BEGIN INPUT FOR THIS TASK

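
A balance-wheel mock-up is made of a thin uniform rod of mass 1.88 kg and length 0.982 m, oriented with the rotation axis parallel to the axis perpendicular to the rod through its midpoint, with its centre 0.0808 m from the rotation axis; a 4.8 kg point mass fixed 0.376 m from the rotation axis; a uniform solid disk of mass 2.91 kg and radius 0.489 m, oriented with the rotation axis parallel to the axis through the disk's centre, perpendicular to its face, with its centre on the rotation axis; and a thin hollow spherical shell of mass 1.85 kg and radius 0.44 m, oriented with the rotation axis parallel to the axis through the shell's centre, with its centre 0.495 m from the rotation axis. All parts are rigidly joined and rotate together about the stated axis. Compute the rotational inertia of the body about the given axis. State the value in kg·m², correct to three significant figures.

Thin rod: I_cm = (1/12)ML² = (1/12)(1.88)(0.982)² = 0.15108 kg·m²; centre at d = 0.0808 m, so I = I_cm + Md² gives I = 0.15108 + (1.88)(0.0808)² = 0.16335 kg·m².
Point mass: I_cm = 0; centre at d = 0.376 m, so I = I_cm + Md² gives I = 0 + (4.8)(0.376)² = 0.6786 kg·m².
Solid disk: I_cm = (1/2)MR² = (1/2)(2.91)(0.489)² = 0.34792 kg·m²; axis through the centre, so I = 0.34792 kg·m².
Spherical shell: I_cm = (2/3)MR² = (2/3)(1.85)(0.44)² = 0.23877 kg·m²; centre at d = 0.495 m, so I = I_cm + Md² gives I = 0.23877 + (1.85)(0.495)² = 0.69207 kg·m².
Total I = 0.16335 + 0.6786 + 0.34792 + 0.69207 = 1.8819 kg·m².

1.88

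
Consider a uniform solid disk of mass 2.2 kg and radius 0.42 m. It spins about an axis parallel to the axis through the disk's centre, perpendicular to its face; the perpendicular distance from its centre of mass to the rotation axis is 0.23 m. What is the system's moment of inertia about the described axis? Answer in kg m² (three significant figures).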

END INPUT FOR THIS TASK

Every entry must be given again exactly as it reads.

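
A balance-wheel mock-up is made of a thin uniform rod of mass 1.88 kg and length 0.982 m, oriented with the rotation axis parallel to the axis perpendicular to the rod through its midpoint, with its centre 0.0808 m from the rotation axis; a 4.8 kg point mass fixed 0.376 m from the rotation axis; a uniform solid disk of mass 2.91 kg and radius 0.489 m, oriented with the rotation axis parallel to the axis through the disk's centre, perpendicular to its face, with its centre on the rotation axis; and a thin hollow spherical shell of mass 1.85 kg and radius 0.44 m, oriented with the rotation axis parallel to the axis through the shell's centre, with its centre 0.495 m from the rotation axis. All parts are rigidly joined and rotate together about the stated axis. Compute the rotational inertia of the body about the given axis. State the value in kg·m², correct to three significant figures.

Thin rod: I_cm = (1/12)ML² = (1/12)(1.88)(0.982)² = 0.15108 kg·m²; centre at d = 0.0808 m, so I = I_cm + Md² gives I = 0.15108 + (1.88)(0.0808)² = 0.16335 kg·m².
Point mass: I_cm = 0; centre at d = 0.376 m, so I = I_cm + Md² gives I = 0 + (4.8)(0.376)² = 0.6786 kg·m².
Solid disk: I_cm = (1/2)MR² = (1/2)(2.91)(0.489)² = 0.34792 kg·m²; axis through the centre, so I = 0.34792 kg·m².
Spherical shell: I_cm = (2/3)MR² = (2/3)(1.85)(0.44)² = 0.23877 kg·m²; centre at d = 0.495 m, so I = I_cm + Md² gives I = 0.23877 + (1.85)(0.495)² = 0.69207 kg·m².
Total I = 0.16335 + 0.6786 + 0.34792 + 0.69207 = 1.8819 kg·m².

1.88

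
Consider a uniform solid disk of mass 2.2 kg and radius 0.42 m. It spins about an axis parallel to the axis through the disk's centre, perpendicular to its face; the perpendicular distance from its centre of mass to the rotation axis is 0.23 m. What is the system's moment of inertia about the described axis? Answer in kg m² (three significant figures).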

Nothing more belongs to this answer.